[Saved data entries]
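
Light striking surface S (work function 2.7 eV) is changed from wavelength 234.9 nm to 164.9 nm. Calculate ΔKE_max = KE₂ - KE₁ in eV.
2.2406 eV

Using Einstein's equation: KE_max = hc/λ - φ

For λ₁ = 234.9 nm:
KE₁ = hc/λ₁ - φ = 5.2782 - 2.7 = 2.5782 eV

For λ₂ = 164.9 nm:
KE₂ = hc/λ₂ - φ = 7.5188 - 2.7 = 4.8188 eV

Change in KE:
ΔKE = KE₂ - KE₁ = 4.8188 - 2.5782 = 2.2406 eV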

- **BRIEF**:
Would you please give the data above again, exactly as it appears?

- **TASK RESULT**:
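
Light striking surface S (work function 2.7 eV) is changed from wavelength 234.9 nm to 164.9 nm. Calculate ΔKE_max = KE₂ - KE₁ in eV.
2.2406 eV

Using Einstein's equation: KE_max = hc/λ - φ

For λ₁ = 234.9 nm:
KE₁ = hc/λ₁ - φ = 5.2782 - 2.7 = 2.5782 eV

For λ₂ = 164.9 nm:
KE₂ = hc/λ₂ - φ = 7.5188 - 2.7 = 4.8188 eV

Change in KE:
ΔKE = KE₂ - KE₁ = 4.8188 - 2.5782 = 2.2406 eV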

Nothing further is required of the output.